WHAT TO DO: Return exactly the lines that run from the one containing "A subsea pipeline route runs from 11.6°S, 89.8°W" to the end of the entries, with both ends included.
┄┄┄┄┄┄
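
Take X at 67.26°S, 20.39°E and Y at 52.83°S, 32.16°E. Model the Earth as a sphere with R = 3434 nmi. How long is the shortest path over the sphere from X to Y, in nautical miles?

Haversine: a = sin²(Δφ/2)+cos φ₁ cos φ₂ sin²(Δλ/2) = 0.01823;  σ = 2·atan2(√a,√(1−a))
σ = 15.519° → d = Rσ = 3434·0.27086 = 930 nmi

930 nmi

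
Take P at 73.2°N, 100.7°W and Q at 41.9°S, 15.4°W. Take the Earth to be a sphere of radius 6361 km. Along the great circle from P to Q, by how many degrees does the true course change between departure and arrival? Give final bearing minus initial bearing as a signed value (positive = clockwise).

At departure: θ₁ = atan2(sin Δλ cos φ₂, cos φ₁ sin φ₂ − sin φ₁ cos φ₂ cos Δλ) = 108.72°
At arrival: θ₂ = atan2(sin Δλ cos φ₁, −cos φ₂ sin φ₁ + sin φ₂ cos φ₁ cos Δλ) = 158.42°
Δθ = θ₂ − θ₁ = +49.7°

+49.7°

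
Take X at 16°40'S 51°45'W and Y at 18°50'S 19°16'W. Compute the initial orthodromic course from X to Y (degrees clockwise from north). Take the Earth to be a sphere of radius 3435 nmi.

99.0°

N = sin Δλ·cos φ₂ = +0.5083;  D = cos φ₁ sin φ₂ − sin φ₁ cos φ₂ cos Δλ = -0.0803
initial course = atan2(N, D) = 98.97°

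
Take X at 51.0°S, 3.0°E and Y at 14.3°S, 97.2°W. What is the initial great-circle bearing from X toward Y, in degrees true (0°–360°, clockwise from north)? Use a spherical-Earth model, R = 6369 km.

N = sin Δλ·cos φ₂ = -0.9537;  D = cos φ₁ sin φ₂ − sin φ₁ cos φ₂ cos Δλ = -0.2888
initial course = atan2(N, D) = 253.15°

253.2°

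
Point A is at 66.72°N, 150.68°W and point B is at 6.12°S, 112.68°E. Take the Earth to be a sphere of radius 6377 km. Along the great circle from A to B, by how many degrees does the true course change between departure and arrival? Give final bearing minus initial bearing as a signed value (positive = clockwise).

At departure: θ₁ = atan2(sin Δλ cos φ₂, cos φ₁ sin φ₂ − sin φ₁ cos φ₂ cos Δλ) = 273.68°
At arrival: θ₂ = atan2(sin Δλ cos φ₁, −cos φ₂ sin φ₁ + sin φ₂ cos φ₁ cos Δλ) = 203.37°
Δθ = θ₂ − θ₁ = -70.3°

-70.3°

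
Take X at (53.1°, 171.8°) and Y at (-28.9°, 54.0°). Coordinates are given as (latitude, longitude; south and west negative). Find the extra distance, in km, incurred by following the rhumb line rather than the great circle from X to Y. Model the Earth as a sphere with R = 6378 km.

342 km

Great circle: cos σ = sin φ₁ sin φ₂ + cos φ₁ cos φ₂ cos Δλ,  σ = 2.2544 rad → d_gc = 14378.9 km
Rhumb line: Δψ = -1.6250, q = Δφ/Δψ = 0.8807, d_rh = R√(Δφ²+q²Δλ²) = 14720.8 km
Excess = 14720.8 − 14378.9 = 341.9 ≈ 342 km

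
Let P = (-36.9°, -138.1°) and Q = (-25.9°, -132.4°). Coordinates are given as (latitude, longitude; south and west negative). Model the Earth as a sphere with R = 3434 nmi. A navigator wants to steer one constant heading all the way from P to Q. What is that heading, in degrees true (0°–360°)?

23.8°

Δψ = ln[tan(π/4+φ₂/2)/tan(π/4+φ₁/2)] = +0.2255
Δλ = +0.0995 rad (taken the short way round)
course = atan2(Δλ, Δψ) = 23.80°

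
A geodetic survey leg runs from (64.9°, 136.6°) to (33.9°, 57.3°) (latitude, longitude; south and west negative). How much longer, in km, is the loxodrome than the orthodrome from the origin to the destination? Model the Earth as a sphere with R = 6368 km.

Great circle: cos σ = sin φ₁ sin φ₂ + cos φ₁ cos φ₂ cos Δλ,  σ = 0.9637 rad → d_gc = 6137.1 km
Rhumb line: Δψ = -0.8728, q = Δφ/Δψ = 0.6199, d_rh = R√(Δφ²+q²Δλ²) = 6459.4 km
Excess = 6459.4 − 6137.1 = 322.3 ≈ 322 km

322 km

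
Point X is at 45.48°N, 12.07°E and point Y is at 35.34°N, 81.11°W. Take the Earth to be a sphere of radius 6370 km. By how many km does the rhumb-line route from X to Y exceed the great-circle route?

Great circle: cos σ = sin φ₁ sin φ₂ + cos φ₁ cos φ₂ cos Δλ,  σ = 1.1802 rad → d_gc = 7518.2 km
Rhumb line: Δψ = -0.2332, q = Δφ/Δψ = 0.7590, d_rh = R√(Δφ²+q²Δλ²) = 7943.1 km
Excess = 7943.1 − 7518.2 = 424.9 ≈ 425 km

425 km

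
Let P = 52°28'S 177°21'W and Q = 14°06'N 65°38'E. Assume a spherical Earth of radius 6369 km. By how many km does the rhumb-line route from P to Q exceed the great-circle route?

Great circle: cos σ = sin φ₁ sin φ₂ + cos φ₁ cos φ₂ cos Δλ,  σ = 2.0506 rad → d_gc = 13060.2 km
Rhumb line: Δψ = +1.3281, q = Δφ/Δψ = 0.8748, d_rh = R√(Δφ²+q²Δλ²) = 13573.4 km
Excess = 13573.4 − 13060.2 = 513.2 ≈ 513 km

513 km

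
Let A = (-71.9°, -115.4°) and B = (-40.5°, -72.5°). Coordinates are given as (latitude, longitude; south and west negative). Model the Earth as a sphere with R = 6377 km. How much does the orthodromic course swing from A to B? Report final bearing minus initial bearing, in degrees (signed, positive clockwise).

-37.5°

Initial bearing θ₁ = atan2(sin Δλ cos φ₂, cos φ₁ sin φ₂ − sin φ₁ cos φ₂ cos Δλ) = 57.66°
Final bearing θ₂ = (initial bearing from the destination back to the start) + 180° = 20.19°
Δθ = θ₂ − θ₁ = -37.5°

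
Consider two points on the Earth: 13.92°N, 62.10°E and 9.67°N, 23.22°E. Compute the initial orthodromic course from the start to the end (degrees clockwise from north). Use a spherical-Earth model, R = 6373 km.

268.0°

N = sin Δλ·cos φ₂ = -0.6188;  D = cos φ₁ sin φ₂ − sin φ₁ cos φ₂ cos Δλ = -0.0216
initial course = atan2(N, D) = 268.00°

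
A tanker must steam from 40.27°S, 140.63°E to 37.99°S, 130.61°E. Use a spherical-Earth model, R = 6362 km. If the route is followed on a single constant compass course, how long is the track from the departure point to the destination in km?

Rhumb course C = atan2(Δλ, Δψ) with Δψ = ln[tan(π/4+φ₂/2)/tan(π/4+φ₁/2)] = +0.0513, Δλ = -0.1749 → C = 286.35°
d = R·|Δφ| / |cos C| = 6362·0.03979 / 0.28152 = 899 km

899 km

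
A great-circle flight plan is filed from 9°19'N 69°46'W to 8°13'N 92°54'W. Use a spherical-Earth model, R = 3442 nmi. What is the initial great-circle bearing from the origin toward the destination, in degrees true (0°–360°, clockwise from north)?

269.1°

N = sin Δλ·cos φ₂ = -0.3888;  D = cos φ₁ sin φ₂ − sin φ₁ cos φ₂ cos Δλ = -0.0063
initial course = atan2(N, D) = 269.07°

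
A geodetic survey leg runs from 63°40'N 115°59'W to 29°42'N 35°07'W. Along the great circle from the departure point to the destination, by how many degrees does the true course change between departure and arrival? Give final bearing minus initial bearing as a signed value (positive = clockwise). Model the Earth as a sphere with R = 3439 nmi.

At departure: θ₁ = atan2(sin Δλ cos φ₂, cos φ₁ sin φ₂ − sin φ₁ cos φ₂ cos Δλ) = 83.60°
At arrival: θ₂ = atan2(sin Δλ cos φ₁, −cos φ₂ sin φ₁ + sin φ₂ cos φ₁ cos Δλ) = 149.50°
Δθ = θ₂ − θ₁ = +65.9°

+65.9°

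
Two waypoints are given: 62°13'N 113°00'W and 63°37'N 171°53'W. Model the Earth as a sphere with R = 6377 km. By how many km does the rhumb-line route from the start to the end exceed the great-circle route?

Great circle: cos σ = sin φ₁ sin φ₂ + cos φ₁ cos φ₂ cos Δλ,  σ = 0.4519 rad → d_gc = 2881.9 km
Rhumb line: Δψ = +0.0537, q = Δφ/Δψ = 0.4552, d_rh = R√(Δφ²+q²Δλ²) = 2987.2 km
Excess = 2987.2 − 2881.9 = 105.3 ≈ 105 km

105 km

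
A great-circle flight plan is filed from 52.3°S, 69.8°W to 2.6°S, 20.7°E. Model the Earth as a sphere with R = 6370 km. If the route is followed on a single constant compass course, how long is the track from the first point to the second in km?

Rhumb course C = atan2(Δλ, Δψ) with Δψ = ln[tan(π/4+φ₂/2)/tan(π/4+φ₁/2)] = +1.0293, Δλ = +1.5795 → C = 56.91°
d = R·|Δφ| / |cos C| = 6370·0.86743 / 0.54596 = 10121 km

10121 km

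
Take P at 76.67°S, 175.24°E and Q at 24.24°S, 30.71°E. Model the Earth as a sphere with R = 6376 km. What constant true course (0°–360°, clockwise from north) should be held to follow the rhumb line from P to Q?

304.1°

Meridional parts: M(φ₁)=-2.1468, M(φ₂)=-0.4363 → ΔM = +1.7105;  Δλ = -2.5225 rad
tan C = Δλ / ΔM = -1.4747 → C = 304.14°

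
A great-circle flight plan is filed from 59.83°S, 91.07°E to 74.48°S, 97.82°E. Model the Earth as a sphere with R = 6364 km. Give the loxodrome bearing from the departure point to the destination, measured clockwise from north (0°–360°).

Meridional parts: M(φ₁)=-1.3110, M(φ₂)=-1.9931 → ΔM = -0.6821;  Δλ = +0.1178 rad
tan C = Δλ / ΔM = -0.1727 → C = 170.20°

170.2°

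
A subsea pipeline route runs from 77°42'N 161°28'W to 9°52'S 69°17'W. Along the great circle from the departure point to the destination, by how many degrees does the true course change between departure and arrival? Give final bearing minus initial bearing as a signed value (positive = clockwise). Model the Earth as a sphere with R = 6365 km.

+77.5°

At departure: θ₁ = atan2(sin Δλ cos φ₂, cos φ₁ sin φ₂ − sin φ₁ cos φ₂ cos Δλ) = 89.99°
At arrival: θ₂ = atan2(sin Δλ cos φ₁, −cos φ₂ sin φ₁ + sin φ₂ cos φ₁ cos Δλ) = 167.51°
Δθ = θ₂ − θ₁ = +77.5°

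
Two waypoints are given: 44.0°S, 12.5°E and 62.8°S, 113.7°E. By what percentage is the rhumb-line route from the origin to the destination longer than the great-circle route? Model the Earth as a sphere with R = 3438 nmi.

Great circle: σ = 0.9837 rad → d_gc = Rσ = 3381.8 nmi
Rhumb: Δφ = -0.3281, Δλ = +1.7663, Δψ = -0.5622, q = Δφ/Δψ = 0.5836 → d_rh = R√(Δφ²+q²Δλ²) = 3719.2 nmi
Excess = (3719.2 − 3381.8) / 3381.8 = 337.4 / 3381.8 = 9.98% ≈ 10.0%

10.0%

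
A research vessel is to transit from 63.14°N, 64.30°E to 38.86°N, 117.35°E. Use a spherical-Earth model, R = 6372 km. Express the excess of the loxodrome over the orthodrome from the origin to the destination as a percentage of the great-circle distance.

Great circle: σ = 0.6901 rad → d_gc = Rσ = 4397.0 km
Rhumb: Δφ = -0.4238, Δλ = +0.9259, Δψ = -0.6950, q = Δφ/Δψ = 0.6097 → d_rh = R√(Δφ²+q²Δλ²) = 4497.9 km
Excess = (4497.9 − 4397.0) / 4397.0 = 100.9 / 4397.0 = 2.29% ≈ 2.3%

2.3%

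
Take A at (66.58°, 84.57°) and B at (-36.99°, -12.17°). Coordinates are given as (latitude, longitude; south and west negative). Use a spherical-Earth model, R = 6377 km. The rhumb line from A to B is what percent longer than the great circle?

2.4%

Great circle: σ = 2.2011 rad → d_gc = Rσ = 14036.2 km
Rhumb: Δφ = -1.8076, Δλ = -1.6884, Δψ = -2.2695, q = Δφ/Δψ = 0.7965 → d_rh = R√(Δφ²+q²Δλ²) = 14367.5 km
Excess = (14367.5 − 14036.2) / 14036.2 = 331.3 / 14036.2 = 2.36% ≈ 2.4%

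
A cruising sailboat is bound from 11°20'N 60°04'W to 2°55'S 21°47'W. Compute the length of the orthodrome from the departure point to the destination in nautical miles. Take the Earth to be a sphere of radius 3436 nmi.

2438 nmi

cos σ = sin φ₁ sin φ₂ + cos φ₁ cos φ₂ cos Δλ
      = sin(11.33°)sin(-2.92°) + cos(11.33°)cos(-2.92°)cos(38.28°) = 0.7587
σ = 40.654° → d = Rσ = 3436·0.70955 = 2438 nmi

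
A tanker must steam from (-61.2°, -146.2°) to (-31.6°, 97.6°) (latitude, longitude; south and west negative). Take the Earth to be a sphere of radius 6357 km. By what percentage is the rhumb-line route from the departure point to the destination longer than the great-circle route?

Great circle: σ = 1.2891 rad → d_gc = Rσ = 8194.6 km
Rhumb: Δφ = +0.5166, Δλ = -2.0281, Δψ = +0.7778, q = Δφ/Δψ = 0.6642 → d_rh = R√(Δφ²+q²Δλ²) = 9171.3 km
Excess = (9171.3 − 8194.6) / 8194.6 = 976.7 / 8194.6 = 11.92% ≈ 11.9%

11.9%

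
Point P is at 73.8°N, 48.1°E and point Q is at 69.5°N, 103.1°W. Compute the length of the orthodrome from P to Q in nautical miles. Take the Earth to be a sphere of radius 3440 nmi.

cos σ = sin φ₁ sin φ₂ + cos φ₁ cos φ₂ cos Δλ
      = sin(73.80°)sin(69.50°) + cos(73.80°)cos(69.50°)cos(-151.20°) = 0.8139
σ = 35.525° → d = Rσ = 3440·0.62003 = 2133 nmi

2133 nmi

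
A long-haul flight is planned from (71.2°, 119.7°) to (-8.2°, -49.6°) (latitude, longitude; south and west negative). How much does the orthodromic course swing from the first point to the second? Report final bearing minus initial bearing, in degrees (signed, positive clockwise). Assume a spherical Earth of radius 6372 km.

-164.3°

Initial bearing θ₁ = atan2(sin Δλ cos φ₂, cos φ₁ sin φ₂ − sin φ₁ cos φ₂ cos Δλ) = 348.14°
Final bearing θ₂ = (initial bearing from the destination back to the start) + 180° = 183.84°
Δθ = θ₂ − θ₁ = -164.3°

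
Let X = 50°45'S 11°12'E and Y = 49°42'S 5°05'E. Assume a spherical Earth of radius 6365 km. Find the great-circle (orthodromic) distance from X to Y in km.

Haversine: a = sin²(Δφ/2)+cos φ₁ cos φ₂ sin²(Δλ/2) = 0.00125;  σ = 2·atan2(√a,√(1−a))
σ = 4.050° → d = Rσ = 6365·0.07069 = 450 km

450 km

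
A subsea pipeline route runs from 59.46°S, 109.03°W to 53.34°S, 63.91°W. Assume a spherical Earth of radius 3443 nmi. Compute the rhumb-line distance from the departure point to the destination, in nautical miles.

1541 nmi

Δψ = ln[tan(π/4+φ₂/2)/tan(π/4+φ₁/2)] = +0.1935;  Δφ = +0.1068 rad,  Δλ = +0.7875 rad
q = Δφ/Δψ = 0.5519
d = R·√(Δφ² + q²Δλ²) = 3443·0.44758 = 1541 nmi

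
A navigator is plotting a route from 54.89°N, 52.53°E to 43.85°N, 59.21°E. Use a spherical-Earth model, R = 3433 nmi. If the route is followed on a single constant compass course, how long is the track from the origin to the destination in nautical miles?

710 nmi

Rhumb course C = atan2(Δλ, Δψ) with Δψ = ln[tan(π/4+φ₂/2)/tan(π/4+φ₁/2)] = -0.2976, Δλ = +0.1166 → C = 158.61°
d = R·|Δφ| / |cos C| = 3433·0.19268 / 0.93111 = 710 nmi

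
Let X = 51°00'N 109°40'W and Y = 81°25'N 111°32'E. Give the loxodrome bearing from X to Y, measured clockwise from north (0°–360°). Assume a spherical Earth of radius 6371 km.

302.6°

Meridional parts: M(φ₁)=+1.0381, M(φ₂)=+2.5897 → ΔM = +1.5516;  Δλ = -2.4225 rad
tan C = Δλ / ΔM = -1.5613 → C = 302.64°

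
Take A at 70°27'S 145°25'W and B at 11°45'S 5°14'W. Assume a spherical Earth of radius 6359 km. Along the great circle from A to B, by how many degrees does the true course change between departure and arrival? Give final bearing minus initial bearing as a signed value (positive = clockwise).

-128.7°

At departure: θ₁ = atan2(sin Δλ cos φ₂, cos φ₁ sin φ₂ − sin φ₁ cos φ₂ cos Δλ) = 141.09°
At arrival: θ₂ = atan2(sin Δλ cos φ₁, −cos φ₂ sin φ₁ + sin φ₂ cos φ₁ cos Δλ) = 12.40°
Δθ = θ₂ − θ₁ = -128.7°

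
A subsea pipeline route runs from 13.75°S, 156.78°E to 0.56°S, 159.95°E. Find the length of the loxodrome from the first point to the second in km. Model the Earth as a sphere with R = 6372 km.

Δψ = ln[tan(π/4+φ₂/2)/tan(π/4+φ₁/2)] = +0.2325;  Δφ = +0.2302 rad,  Δλ = +0.0553 rad
q = Δφ/Δψ = 0.9900
d = R·√(Δφ² + q²Δλ²) = 6372·0.23663 = 1508 km

1508 km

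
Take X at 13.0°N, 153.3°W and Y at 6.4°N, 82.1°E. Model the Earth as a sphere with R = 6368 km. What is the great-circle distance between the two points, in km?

Haversine: a = sin²(Δφ/2)+cos φ₁ cos φ₂ sin²(Δλ/2) = 0.76238;  σ = 2·atan2(√a,√(1−a))
σ = 121.653° → d = Rσ = 6368·2.12324 = 13521 km

13521 km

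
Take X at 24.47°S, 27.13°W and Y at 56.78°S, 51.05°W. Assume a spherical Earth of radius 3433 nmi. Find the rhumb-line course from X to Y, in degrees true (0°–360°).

Meridional parts: M(φ₁)=-0.4407, M(φ₂)=-1.2096 → ΔM = -0.7690;  Δλ = -0.4175 rad
tan C = Δλ / ΔM = +0.5429 → C = 208.50°

208.5°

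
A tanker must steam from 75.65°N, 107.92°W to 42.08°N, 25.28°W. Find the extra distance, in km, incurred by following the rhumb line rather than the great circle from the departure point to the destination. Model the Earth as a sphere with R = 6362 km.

364 km

Great circle: cos σ = sin φ₁ sin φ₂ + cos φ₁ cos φ₂ cos Δλ,  σ = 0.8328 rad → d_gc = 5298.1 km
Rhumb line: Δψ = -1.2613, q = Δφ/Δψ = 0.4645, d_rh = R√(Δφ²+q²Δλ²) = 5662.4 km
Excess = 5662.4 − 5298.1 = 364.3 ≈ 364 km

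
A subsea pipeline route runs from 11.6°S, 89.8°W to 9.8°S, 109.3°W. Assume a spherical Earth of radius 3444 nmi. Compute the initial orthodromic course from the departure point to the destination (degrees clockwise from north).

273.5°

θ = atan2( sin Δλ·cos φ₂ ,  cos φ₁ sin φ₂ − sin φ₁ cos φ₂ cos Δλ )
  = atan2(-0.3289, +0.0200) = 273.49°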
┄┄┄┄┄┄
RESPONSE BOX:
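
A subsea pipeline route runs from 11.6°S, 89.8°W to 9.8°S, 109.3°W. Assume a spherical Earth of radius 3444 nmi. Compute the initial orthodromic course from the departure point to the destination (degrees clockwise from north).

273.5°

θ = atan2( sin Δλ·cos φ₂ ,  cos φ₁ sin φ₂ − sin φ₁ cos φ₂ cos Δλ )
  = atan2(-0.3289, +0.0200) = 273.49°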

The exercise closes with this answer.